> _Records shown_:
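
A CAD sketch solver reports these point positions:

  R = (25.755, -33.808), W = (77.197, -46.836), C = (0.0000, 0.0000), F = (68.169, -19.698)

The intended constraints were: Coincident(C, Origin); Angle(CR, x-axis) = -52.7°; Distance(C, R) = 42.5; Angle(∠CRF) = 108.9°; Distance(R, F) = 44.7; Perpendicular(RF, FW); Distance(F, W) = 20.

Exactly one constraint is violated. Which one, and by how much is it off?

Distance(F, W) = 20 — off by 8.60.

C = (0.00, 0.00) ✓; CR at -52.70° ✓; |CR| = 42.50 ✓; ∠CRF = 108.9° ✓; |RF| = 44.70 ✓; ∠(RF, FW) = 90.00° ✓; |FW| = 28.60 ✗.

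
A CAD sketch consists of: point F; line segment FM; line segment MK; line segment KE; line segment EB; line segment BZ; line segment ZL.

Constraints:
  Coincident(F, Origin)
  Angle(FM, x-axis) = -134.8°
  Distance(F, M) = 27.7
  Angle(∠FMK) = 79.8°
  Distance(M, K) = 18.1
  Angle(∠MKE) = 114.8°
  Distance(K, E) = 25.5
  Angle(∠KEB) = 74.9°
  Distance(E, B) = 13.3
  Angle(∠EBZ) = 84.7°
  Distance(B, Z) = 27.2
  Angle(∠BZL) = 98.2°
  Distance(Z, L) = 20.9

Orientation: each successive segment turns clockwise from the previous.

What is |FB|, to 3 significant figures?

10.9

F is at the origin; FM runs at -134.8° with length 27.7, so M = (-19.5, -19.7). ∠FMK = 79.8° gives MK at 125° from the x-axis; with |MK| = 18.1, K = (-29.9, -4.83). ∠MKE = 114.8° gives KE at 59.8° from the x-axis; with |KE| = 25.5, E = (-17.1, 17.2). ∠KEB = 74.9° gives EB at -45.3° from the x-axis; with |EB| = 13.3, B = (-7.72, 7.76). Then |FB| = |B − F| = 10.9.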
---
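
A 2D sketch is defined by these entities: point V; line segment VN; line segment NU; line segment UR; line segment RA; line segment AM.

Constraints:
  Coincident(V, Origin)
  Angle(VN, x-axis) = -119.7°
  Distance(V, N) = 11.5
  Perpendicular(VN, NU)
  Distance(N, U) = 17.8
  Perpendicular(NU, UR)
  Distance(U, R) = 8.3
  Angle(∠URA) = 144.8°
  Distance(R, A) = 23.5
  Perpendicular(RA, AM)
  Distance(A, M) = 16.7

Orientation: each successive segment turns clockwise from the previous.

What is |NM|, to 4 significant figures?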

> _Directions for this task_: Would you output, from the records above, exactly the run of lines that starts at the line containing "Perpendicular(VN, NU)" and ends at the line containing "What is |NM|, to 4 significant figures?", and only that run?

> _Task result_:
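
  Perpendicular(VN, NU)
  Distance(N, U) = 17.8
  Perpendicular(NU, UR)
  Distance(U, R) = 8.3
  Angle(∠URA) = 144.8°
  Distance(R, A) = 23.5
  Perpendicular(RA, AM)
  Distance(A, M) = 16.7

Orientation: each successive segment turns clockwise from the previous.

What is |NM|, to 4 significant figures?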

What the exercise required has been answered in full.